**REQUIRED ACTION**.
Copy all the lines of the data that include the word "Consider".

[Stored items]
================

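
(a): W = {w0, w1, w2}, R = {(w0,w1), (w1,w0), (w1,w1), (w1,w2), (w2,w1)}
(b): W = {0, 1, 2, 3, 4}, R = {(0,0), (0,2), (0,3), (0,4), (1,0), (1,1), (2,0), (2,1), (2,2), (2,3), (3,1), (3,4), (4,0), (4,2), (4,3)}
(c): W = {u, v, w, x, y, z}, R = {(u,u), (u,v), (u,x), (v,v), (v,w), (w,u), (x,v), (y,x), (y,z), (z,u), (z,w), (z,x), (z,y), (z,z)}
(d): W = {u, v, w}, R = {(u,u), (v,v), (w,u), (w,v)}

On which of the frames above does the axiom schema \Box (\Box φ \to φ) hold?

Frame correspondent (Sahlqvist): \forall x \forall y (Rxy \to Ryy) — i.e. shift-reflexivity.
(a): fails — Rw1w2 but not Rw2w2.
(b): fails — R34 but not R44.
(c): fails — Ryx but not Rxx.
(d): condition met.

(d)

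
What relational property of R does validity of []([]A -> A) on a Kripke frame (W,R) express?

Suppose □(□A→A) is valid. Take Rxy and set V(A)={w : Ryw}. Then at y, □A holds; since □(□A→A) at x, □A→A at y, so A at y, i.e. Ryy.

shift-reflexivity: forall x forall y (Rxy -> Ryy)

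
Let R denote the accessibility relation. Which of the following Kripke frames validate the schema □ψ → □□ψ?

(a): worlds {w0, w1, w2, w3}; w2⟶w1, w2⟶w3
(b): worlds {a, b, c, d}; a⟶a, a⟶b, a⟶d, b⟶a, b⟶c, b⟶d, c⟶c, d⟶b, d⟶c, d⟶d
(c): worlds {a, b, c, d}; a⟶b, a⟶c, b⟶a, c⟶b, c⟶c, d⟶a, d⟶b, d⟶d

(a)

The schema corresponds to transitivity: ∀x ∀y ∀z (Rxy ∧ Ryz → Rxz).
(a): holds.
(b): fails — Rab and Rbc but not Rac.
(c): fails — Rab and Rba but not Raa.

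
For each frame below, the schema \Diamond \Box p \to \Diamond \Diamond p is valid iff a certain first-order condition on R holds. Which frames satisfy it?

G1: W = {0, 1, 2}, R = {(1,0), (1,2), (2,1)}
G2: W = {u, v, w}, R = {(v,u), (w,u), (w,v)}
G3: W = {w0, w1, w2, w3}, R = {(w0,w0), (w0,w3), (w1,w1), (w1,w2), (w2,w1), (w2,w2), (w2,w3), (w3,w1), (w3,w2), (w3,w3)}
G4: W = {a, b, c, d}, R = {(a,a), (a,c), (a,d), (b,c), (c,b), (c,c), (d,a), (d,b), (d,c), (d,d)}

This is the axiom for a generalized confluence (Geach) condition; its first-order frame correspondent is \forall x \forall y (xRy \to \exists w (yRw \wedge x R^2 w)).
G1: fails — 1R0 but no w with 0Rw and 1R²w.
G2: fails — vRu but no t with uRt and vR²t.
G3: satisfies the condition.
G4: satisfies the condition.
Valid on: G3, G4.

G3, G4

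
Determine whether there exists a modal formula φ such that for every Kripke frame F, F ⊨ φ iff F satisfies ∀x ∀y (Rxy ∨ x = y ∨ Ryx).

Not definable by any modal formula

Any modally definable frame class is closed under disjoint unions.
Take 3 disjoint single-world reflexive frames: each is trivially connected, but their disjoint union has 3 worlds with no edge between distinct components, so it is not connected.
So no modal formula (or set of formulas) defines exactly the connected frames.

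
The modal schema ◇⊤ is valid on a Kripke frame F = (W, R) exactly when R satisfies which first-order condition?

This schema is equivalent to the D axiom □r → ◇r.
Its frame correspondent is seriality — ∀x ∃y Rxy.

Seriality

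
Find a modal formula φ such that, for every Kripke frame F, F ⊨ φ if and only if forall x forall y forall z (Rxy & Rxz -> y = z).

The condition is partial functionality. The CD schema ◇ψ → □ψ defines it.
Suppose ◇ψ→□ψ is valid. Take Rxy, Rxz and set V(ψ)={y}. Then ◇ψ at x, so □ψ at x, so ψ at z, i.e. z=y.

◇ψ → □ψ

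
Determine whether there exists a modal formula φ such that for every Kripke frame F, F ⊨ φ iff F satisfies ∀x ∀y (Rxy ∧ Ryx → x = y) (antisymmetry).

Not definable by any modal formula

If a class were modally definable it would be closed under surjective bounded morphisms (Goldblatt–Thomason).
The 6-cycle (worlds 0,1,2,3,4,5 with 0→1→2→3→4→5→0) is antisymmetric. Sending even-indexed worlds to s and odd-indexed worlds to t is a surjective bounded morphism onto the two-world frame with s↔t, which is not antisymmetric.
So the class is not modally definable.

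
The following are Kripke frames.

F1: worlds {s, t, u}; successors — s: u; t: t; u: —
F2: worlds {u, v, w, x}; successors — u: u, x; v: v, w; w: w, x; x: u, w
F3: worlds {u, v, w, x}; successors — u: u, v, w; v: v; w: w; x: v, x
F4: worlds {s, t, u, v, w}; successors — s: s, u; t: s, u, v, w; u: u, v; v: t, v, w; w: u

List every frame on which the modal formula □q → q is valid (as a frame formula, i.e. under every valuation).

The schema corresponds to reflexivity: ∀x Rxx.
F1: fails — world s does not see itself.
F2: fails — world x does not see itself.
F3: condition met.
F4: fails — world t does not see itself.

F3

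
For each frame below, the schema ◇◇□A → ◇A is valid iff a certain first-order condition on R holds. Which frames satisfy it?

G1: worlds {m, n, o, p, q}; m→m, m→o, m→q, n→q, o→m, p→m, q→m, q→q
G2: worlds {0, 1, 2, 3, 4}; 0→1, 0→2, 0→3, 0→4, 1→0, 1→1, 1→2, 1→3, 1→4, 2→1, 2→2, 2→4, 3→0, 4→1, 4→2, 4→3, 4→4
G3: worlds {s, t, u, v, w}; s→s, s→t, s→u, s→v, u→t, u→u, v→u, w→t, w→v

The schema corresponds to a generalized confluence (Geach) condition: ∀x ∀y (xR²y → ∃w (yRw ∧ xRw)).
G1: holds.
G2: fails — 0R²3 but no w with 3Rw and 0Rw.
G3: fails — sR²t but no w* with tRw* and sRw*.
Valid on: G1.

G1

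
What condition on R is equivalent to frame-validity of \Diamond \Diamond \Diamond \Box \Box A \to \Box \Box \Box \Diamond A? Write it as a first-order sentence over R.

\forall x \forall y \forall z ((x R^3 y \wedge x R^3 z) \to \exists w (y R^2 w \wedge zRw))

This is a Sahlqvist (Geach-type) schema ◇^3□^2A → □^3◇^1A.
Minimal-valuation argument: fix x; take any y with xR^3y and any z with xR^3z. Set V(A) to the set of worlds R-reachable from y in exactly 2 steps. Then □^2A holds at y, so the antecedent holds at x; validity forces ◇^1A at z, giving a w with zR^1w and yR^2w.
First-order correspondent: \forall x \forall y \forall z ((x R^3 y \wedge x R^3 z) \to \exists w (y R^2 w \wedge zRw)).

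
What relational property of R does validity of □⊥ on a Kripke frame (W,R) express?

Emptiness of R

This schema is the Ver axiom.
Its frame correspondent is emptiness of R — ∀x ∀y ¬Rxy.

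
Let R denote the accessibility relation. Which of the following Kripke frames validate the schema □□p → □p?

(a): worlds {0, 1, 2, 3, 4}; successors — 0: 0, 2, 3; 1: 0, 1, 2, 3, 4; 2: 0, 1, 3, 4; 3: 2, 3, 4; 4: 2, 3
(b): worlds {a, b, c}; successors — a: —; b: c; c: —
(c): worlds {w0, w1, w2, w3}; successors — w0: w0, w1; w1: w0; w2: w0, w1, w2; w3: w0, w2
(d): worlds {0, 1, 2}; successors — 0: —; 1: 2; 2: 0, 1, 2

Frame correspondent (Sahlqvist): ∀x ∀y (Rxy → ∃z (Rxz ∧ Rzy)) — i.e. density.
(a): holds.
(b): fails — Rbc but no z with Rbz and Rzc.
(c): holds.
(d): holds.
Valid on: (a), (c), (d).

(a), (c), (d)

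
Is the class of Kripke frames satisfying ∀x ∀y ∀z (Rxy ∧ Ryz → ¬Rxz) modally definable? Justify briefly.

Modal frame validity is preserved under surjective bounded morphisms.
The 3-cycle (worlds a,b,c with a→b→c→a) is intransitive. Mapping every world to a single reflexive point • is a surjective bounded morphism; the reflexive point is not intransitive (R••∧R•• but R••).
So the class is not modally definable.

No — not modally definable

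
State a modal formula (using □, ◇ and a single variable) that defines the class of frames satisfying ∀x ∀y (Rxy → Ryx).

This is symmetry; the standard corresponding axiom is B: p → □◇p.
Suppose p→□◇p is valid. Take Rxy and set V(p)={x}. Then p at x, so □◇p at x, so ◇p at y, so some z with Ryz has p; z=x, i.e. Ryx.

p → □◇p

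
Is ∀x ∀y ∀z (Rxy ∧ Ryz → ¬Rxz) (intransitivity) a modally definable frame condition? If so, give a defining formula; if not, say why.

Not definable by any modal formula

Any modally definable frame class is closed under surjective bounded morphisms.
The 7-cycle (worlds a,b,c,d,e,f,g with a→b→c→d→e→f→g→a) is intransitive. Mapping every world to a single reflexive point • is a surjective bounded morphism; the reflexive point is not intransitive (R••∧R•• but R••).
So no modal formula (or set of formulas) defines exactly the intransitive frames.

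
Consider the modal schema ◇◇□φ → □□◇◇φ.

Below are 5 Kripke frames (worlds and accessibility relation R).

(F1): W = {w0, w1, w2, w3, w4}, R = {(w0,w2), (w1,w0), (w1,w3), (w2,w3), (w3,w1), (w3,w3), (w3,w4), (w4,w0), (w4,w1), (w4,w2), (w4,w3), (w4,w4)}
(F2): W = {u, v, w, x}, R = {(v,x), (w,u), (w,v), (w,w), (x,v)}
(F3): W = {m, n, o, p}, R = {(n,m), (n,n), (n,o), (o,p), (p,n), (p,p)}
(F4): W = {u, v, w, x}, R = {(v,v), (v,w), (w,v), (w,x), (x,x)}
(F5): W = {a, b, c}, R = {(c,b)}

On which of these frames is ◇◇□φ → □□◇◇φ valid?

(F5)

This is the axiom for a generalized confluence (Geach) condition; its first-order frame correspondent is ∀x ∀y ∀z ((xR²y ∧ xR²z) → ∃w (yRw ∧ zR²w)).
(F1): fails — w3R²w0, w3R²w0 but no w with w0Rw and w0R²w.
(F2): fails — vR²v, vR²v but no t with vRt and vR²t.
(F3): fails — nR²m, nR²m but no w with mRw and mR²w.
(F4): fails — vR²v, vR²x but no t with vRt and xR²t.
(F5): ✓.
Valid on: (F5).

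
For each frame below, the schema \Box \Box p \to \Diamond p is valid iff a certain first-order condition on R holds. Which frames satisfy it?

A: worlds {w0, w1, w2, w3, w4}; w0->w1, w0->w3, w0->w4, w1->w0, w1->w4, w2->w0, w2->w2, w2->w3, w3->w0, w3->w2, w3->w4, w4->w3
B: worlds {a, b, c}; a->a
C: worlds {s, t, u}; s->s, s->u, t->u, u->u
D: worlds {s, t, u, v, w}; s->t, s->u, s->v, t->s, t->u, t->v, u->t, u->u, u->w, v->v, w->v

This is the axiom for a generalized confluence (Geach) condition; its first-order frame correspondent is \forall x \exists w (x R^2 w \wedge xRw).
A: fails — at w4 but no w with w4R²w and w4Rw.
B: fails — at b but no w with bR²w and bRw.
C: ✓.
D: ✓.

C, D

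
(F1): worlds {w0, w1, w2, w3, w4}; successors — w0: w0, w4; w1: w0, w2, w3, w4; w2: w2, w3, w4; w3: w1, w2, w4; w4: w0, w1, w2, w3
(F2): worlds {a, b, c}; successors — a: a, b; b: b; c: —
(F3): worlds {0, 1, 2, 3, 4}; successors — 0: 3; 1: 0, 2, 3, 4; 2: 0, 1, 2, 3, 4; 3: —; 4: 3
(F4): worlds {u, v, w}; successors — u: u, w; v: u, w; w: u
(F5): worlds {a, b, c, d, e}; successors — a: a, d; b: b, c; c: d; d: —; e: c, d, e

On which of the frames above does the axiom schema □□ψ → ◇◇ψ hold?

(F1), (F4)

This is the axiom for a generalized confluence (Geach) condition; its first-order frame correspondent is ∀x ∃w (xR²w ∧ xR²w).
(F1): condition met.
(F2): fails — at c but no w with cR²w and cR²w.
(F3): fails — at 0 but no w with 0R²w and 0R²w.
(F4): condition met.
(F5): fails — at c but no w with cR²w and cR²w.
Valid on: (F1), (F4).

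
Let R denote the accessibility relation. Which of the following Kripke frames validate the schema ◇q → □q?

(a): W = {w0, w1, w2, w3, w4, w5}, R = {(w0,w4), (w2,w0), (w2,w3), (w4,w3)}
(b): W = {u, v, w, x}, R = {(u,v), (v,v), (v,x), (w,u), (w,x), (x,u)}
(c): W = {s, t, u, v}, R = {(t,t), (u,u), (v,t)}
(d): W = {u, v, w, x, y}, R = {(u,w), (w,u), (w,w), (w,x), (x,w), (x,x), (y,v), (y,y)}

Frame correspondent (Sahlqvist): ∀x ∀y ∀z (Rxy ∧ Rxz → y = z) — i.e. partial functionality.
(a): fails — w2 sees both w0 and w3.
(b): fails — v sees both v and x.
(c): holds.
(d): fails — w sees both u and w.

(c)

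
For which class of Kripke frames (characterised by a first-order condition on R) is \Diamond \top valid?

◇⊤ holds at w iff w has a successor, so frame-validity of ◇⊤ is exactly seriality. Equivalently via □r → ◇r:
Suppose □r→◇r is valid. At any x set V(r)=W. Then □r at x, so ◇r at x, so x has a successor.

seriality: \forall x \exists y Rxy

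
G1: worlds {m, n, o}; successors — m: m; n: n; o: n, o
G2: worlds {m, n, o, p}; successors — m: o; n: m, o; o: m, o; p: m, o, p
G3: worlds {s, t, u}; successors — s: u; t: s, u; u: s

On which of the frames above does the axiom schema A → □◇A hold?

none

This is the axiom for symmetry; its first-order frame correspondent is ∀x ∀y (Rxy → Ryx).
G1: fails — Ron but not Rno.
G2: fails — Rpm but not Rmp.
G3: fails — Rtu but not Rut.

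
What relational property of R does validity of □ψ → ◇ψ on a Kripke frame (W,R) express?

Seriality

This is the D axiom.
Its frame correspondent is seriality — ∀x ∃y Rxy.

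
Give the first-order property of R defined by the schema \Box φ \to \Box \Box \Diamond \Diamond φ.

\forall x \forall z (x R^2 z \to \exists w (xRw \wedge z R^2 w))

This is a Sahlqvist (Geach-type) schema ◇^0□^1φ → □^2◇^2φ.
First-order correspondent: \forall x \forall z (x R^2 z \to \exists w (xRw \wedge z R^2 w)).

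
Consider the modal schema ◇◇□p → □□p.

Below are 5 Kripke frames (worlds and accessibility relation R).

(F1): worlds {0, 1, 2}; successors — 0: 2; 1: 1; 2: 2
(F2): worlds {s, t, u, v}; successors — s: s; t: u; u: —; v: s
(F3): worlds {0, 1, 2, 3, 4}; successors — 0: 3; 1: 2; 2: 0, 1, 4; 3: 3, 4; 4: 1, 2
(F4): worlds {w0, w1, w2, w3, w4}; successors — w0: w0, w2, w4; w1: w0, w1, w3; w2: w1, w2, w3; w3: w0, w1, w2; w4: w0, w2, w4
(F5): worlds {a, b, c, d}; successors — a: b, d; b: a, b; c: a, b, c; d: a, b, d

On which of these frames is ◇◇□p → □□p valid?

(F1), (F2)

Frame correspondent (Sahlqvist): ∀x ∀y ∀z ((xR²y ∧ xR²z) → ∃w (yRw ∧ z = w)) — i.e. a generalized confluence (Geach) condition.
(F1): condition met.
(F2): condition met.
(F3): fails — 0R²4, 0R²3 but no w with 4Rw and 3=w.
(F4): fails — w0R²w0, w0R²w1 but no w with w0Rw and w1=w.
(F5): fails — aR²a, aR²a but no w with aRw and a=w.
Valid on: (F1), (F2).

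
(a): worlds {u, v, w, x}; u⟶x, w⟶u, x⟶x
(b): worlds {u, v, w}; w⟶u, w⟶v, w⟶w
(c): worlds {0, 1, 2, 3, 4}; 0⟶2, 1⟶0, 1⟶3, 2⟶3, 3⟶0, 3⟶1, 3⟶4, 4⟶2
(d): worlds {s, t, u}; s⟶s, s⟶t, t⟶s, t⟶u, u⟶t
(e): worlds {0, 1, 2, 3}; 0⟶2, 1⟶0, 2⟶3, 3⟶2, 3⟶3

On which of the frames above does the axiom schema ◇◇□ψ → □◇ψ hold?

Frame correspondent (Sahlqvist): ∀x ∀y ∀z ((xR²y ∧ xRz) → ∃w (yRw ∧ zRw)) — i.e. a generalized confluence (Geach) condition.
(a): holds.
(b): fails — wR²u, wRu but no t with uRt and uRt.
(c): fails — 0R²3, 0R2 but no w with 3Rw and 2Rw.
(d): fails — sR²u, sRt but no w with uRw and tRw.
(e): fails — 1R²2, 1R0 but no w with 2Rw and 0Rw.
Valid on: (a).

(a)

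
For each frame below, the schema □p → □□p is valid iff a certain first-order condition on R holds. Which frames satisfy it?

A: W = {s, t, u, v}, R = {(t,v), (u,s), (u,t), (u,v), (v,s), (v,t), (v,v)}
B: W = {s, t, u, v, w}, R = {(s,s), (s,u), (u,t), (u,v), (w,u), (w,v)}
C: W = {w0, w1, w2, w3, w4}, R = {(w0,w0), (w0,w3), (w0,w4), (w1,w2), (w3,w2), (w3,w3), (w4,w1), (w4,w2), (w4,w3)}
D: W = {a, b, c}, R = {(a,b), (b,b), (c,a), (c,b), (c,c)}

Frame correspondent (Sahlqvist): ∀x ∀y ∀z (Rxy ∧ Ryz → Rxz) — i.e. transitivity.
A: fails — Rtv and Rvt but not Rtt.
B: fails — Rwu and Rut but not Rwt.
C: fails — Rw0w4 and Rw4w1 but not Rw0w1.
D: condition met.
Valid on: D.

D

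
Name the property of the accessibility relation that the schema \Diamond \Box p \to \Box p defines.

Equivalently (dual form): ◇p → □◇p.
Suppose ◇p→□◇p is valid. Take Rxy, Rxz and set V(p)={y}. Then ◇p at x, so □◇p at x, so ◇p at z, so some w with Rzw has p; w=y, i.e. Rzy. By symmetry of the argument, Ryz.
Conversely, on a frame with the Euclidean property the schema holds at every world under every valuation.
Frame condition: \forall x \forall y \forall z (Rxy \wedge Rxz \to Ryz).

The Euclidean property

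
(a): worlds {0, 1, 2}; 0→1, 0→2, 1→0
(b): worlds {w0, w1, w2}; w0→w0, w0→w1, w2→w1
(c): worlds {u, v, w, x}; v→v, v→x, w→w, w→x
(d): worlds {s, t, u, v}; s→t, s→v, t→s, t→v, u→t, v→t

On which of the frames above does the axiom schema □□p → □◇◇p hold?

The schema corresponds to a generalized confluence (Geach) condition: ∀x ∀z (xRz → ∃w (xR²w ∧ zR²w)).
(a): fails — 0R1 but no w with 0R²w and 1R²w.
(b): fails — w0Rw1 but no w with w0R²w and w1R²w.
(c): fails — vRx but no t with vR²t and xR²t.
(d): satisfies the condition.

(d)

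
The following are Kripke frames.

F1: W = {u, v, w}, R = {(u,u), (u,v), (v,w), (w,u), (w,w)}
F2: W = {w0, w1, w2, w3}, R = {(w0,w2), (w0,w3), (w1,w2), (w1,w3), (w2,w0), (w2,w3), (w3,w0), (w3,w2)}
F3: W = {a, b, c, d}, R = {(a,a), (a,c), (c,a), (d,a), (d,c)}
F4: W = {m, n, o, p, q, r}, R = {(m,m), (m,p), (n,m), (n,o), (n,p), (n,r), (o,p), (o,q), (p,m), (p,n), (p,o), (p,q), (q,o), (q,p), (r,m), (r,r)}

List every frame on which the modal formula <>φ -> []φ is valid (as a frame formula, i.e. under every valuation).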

================

**ANSWER SECTION**.
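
Consider the modal schema ◇◇□φ → □□◇◇φ.
Consider the modal schema ◇◇□p → □□p.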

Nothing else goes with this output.